RECORD SET.

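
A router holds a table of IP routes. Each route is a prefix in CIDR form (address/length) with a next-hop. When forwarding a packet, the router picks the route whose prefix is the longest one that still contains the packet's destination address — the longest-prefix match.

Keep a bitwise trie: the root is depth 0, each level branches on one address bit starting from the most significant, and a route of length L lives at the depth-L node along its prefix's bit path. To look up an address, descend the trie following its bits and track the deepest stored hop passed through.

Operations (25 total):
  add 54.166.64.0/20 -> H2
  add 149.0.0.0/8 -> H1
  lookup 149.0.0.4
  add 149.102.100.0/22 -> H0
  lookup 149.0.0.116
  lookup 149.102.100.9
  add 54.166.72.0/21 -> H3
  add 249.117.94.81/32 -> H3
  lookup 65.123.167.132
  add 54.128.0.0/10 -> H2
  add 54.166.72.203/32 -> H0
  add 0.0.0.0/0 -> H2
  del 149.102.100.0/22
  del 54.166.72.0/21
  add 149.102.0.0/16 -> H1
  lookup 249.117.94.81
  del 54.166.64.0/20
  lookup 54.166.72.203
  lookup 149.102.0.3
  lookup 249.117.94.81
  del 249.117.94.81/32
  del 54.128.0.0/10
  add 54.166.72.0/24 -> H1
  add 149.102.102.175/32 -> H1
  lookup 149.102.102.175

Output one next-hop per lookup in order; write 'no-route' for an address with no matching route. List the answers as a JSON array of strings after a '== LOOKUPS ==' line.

Trace:
  add 54.166.64.0/20 -> H2 at depth 20
  add 149.0.0.0/8 -> H1 at depth 8
  ? 149.0.0.4  path d0:-→d1:-→d2:-→d3:-→d4:-→d5:-→d6:-→d7:-→d8:H1  best=H1
  add 149.102.100.0/22 -> H0 at depth 22
  ? 149.0.0.116  path d0:-→d1:-→d2:-→d3:-→d4:-→d5:-→d6:-→d7:-→d8:H1→d9:-  best=H1
  ? 149.102.100.9  path d0:-→d1:-→d2:-→d3:-→d4:-→d5:-→d6:-→d7:-→d8:H1→d9:-→d10:-→d11:-→d12:-→d13:-→d14:-→d15:-→d16:-→d17:-→d18:-→d19:-→d20:-→d21:-→d22:H0  best=H0
  add 54.166.72.0/21 -> H3 at depth 21
  add 249.117.94.81/32 -> H3 at depth 32
  ? 65.123.167.132  path d0:-→d1:-  best=no-route
  add 54.128.0.0/10 -> H2 at depth 10
  add 54.166.72.203/32 -> H0 at depth 32
  add 0.0.0.0/0 -> H2 at depth 0
  - 149.102.100.0/22 clear@22
  - 54.166.72.0/21 clear@21
  add 149.102.0.0/16 -> H1 at depth 16
  ? 249.117.94.81  path d0:H2→d1:-→d2:-→d3:-→d4:-→d5:-→d6:-→d7:-→d8:-→d9:-→d10:-→d11:-→d12:-→d13:-→d14:-→d15:-→d16:-→d17:-→d18:-→d19:-→d20:-→d21:-→d22:-→d23:-→d24:-→d25:-→d26:-→d27:-→d28:-→d29:-→d30:-→d31:-→d32:H3  best=H3
  - 54.166.64.0/20 clear@20
  ? 54.166.72.203  path d0:H2→d1:-→d2:-→d3:-→d4:-→d5:-→d6:-→d7:-→d8:-→d9:-→d10:H2→d11:-→d12:-→d13:-→d14:-→d15:-→d16:-→d17:-→d18:-→d19:-→d20:-→d21:-→d22:-→d23:-→d24:-→d25:-→d26:-→d27:-→d28:-→d29:-→d30:-→d31:-→d32:H0  best=H0
  ? 149.102.0.3  path d0:H2→d1:-→d2:-→d3:-→d4:-→d5:-→d6:-→d7:-→d8:H1→d9:-→d10:-→d11:-→d12:-→d13:-→d14:-→d15:-→d16:H1→d17:-  best=H1
  ? 249.117.94.81  path d0:H2→d1:-→d2:-→d3:-→d4:-→d5:-→d6:-→d7:-→d8:-→d9:-→d10:-→d11:-→d12:-→d13:-→d14:-→d15:-→d16:-→d17:-→d18:-→d19:-→d20:-→d21:-→d22:-→d23:-→d24:-→d25:-→d26:-→d27:-→d28:-→d29:-→d30:-→d31:-→d32:H3  best=H3
  - 249.117.94.81/32 clear@32
  - 54.128.0.0/10 clear@10
  add 54.166.72.0/24 -> H1 at depth 24
  add 149.102.102.175/32 -> H1 at depth 32
  ? 149.102.102.175  path d0:H2→d1:-→d2:-→d3:-→d4:-→d5:-→d6:-→d7:-→d8:H1→d9:-→d10:-→d11:-→d12:-→d13:-→d14:-→d15:-→d16:H1→d17:-→d18:-→d19:-→d20:-→d21:-→d22:-→d23:-→d24:-→d25:-→d26:-→d27:-→d28:-→d29:-→d30:-→d31:-→d32:H1  best=H1

== LOOKUPS ==
["H1","H1","H0","no-route","H3","H0","H1","H3","H1"]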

ASSIGNMENT. Transcribe all of the material above so that it matches the source exactly.

EXERCISE ANSWER.
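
A router holds a table of IP routes. Each route is a prefix in CIDR form (address/length) with a next-hop. When forwarding a packet, the router picks the route whose prefix is the longest one that still contains the packet's destination address — the longest-prefix match.

Keep a bitwise trie: the root is depth 0, each level branches on one address bit starting from the most significant, and a route of length L lives at the depth-L node along its prefix's bit path. To look up an address, descend the trie following its bits and track the deepest stored hop passed through.

Operations (25 total):
  add 54.166.64.0/20 -> H2
  add 149.0.0.0/8 -> H1
  lookup 149.0.0.4
  add 149.102.100.0/22 -> H0
  lookup 149.0.0.116
  lookup 149.102.100.9
  add 54.166.72.0/21 -> H3
  add 249.117.94.81/32 -> H3
  lookup 65.123.167.132
  add 54.128.0.0/10 -> H2
  add 54.166.72.203/32 -> H0
  add 0.0.0.0/0 -> H2
  del 149.102.100.0/22
  del 54.166.72.0/21
  add 149.102.0.0/16 -> H1
  lookup 249.117.94.81
  del 54.166.64.0/20
  lookup 54.166.72.203
  lookup 149.102.0.3
  lookup 249.117.94.81
  del 249.117.94.81/32
  del 54.128.0.0/10
  add 54.166.72.0/24 -> H1
  add 149.102.102.175/32 -> H1
  lookup 149.102.102.175

Output one next-hop per lookup in order; write 'no-route' for an address with no matching route. List the answers as a JSON array of strings after a '== LOOKUPS ==' line.

Trace:
  add 54.166.64.0/20 -> H2 at depth 20
  add 149.0.0.0/8 -> H1 at depth 8
  ? 149.0.0.4  path d0:-→d1:-→d2:-→d3:-→d4:-→d5:-→d6:-→d7:-→d8:H1  best=H1
  add 149.102.100.0/22 -> H0 at depth 22
  ? 149.0.0.116  path d0:-→d1:-→d2:-→d3:-→d4:-→d5:-→d6:-→d7:-→d8:H1→d9:-  best=H1
  ? 149.102.100.9  path d0:-→d1:-→d2:-→d3:-→d4:-→d5:-→d6:-→d7:-→d8:H1→d9:-→d10:-→d11:-→d12:-→d13:-→d14:-→d15:-→d16:-→d17:-→d18:-→d19:-→d20:-→d21:-→d22:H0  best=H0
  add 54.166.72.0/21 -> H3 at depth 21
  add 249.117.94.81/32 -> H3 at depth 32
  ? 65.123.167.132  path d0:-→d1:-  best=no-route
  add 54.128.0.0/10 -> H2 at depth 10
  add 54.166.72.203/32 -> H0 at depth 32
  add 0.0.0.0/0 -> H2 at depth 0
  - 149.102.100.0/22 clear@22
  - 54.166.72.0/21 clear@21
  add 149.102.0.0/16 -> H1 at depth 16
  ? 249.117.94.81  path d0:H2→d1:-→d2:-→d3:-→d4:-→d5:-→d6:-→d7:-→d8:-→d9:-→d10:-→d11:-→d12:-→d13:-→d14:-→d15:-→d16:-→d17:-→d18:-→d19:-→d20:-→d21:-→d22:-→d23:-→d24:-→d25:-→d26:-→d27:-→d28:-→d29:-→d30:-→d31:-→d32:H3  best=H3
  - 54.166.64.0/20 clear@20
  ? 54.166.72.203  path d0:H2→d1:-→d2:-→d3:-→d4:-→d5:-→d6:-→d7:-→d8:-→d9:-→d10:H2→d11:-→d12:-→d13:-→d14:-→d15:-→d16:-→d17:-→d18:-→d19:-→d20:-→d21:-→d22:-→d23:-→d24:-→d25:-→d26:-→d27:-→d28:-→d29:-→d30:-→d31:-→d32:H0  best=H0
  ? 149.102.0.3  path d0:H2→d1:-→d2:-→d3:-→d4:-→d5:-→d6:-→d7:-→d8:H1→d9:-→d10:-→d11:-→d12:-→d13:-→d14:-→d15:-→d16:H1→d17:-  best=H1
  ? 249.117.94.81  path d0:H2→d1:-→d2:-→d3:-→d4:-→d5:-→d6:-→d7:-→d8:-→d9:-→d10:-→d11:-→d12:-→d13:-→d14:-→d15:-→d16:-→d17:-→d18:-→d19:-→d20:-→d21:-→d22:-→d23:-→d24:-→d25:-→d26:-→d27:-→d28:-→d29:-→d30:-→d31:-→d32:H3  best=H3
  - 249.117.94.81/32 clear@32
  - 54.128.0.0/10 clear@10
  add 54.166.72.0/24 -> H1 at depth 24
  add 149.102.102.175/32 -> H1 at depth 32
  ? 149.102.102.175  path d0:H2→d1:-→d2:-→d3:-→d4:-→d5:-→d6:-→d7:-→d8:H1→d9:-→d10:-→d11:-→d12:-→d13:-→d14:-→d15:-→d16:H1→d17:-→d18:-→d19:-→d20:-→d21:-→d22:-→d23:-→d24:-→d25:-→d26:-→d27:-→d28:-→d29:-→d30:-→d31:-→d32:H1  best=H1

== LOOKUPS ==
["H1","H1","H0","no-route","H3","H0","H1","H3","H1"]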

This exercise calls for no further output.